§ **Supplied material**
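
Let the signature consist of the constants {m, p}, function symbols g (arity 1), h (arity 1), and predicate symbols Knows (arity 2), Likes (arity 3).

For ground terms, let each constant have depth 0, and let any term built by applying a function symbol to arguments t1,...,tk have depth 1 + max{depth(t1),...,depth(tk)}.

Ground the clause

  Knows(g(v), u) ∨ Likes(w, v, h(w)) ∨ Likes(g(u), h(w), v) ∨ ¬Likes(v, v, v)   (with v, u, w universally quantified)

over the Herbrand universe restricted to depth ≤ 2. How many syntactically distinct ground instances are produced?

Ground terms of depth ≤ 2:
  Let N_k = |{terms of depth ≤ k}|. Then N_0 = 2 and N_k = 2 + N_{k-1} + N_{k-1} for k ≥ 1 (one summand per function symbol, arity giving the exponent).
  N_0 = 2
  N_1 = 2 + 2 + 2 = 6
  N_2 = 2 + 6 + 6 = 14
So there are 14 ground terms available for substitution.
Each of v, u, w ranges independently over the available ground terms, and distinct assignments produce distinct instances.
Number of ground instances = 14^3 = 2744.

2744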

==

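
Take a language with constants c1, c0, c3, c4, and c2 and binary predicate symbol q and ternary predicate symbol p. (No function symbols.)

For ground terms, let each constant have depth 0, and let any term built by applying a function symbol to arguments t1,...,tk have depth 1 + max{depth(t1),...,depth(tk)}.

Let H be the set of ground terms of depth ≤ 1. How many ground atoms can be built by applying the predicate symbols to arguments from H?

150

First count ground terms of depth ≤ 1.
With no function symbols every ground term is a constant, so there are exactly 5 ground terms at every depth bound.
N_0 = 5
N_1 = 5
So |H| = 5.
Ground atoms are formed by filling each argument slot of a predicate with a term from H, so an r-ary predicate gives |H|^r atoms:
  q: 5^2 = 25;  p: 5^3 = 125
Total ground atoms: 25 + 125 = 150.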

==

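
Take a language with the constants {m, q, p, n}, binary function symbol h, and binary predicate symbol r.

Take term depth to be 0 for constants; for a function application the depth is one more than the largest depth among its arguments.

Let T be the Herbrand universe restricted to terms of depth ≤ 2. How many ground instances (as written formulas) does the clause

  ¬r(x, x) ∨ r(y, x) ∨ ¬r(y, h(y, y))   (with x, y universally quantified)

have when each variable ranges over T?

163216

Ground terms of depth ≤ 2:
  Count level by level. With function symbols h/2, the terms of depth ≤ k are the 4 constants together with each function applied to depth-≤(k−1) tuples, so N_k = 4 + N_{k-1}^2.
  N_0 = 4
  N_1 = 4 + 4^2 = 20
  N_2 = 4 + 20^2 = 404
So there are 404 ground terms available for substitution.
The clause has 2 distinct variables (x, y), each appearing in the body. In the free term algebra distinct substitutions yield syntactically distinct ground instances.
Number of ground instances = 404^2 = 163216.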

§ **Problem requirements**
Starting with the line above that holds "Take a language with the" and stopping with the line that holds "Let T be the", reproduce each line exactly, omitting all other lines.

§ **Output below**
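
Take a language with the constants {m, q, p, n}, binary function symbol h, and binary predicate symbol r.

Take term depth to be 0 for constants; for a function application the depth is one more than the largest depth among its arguments.

Let T be the Herbrand universe restricted to terms of depth ≤ 2. How many ground instances (as written formulas) does the clause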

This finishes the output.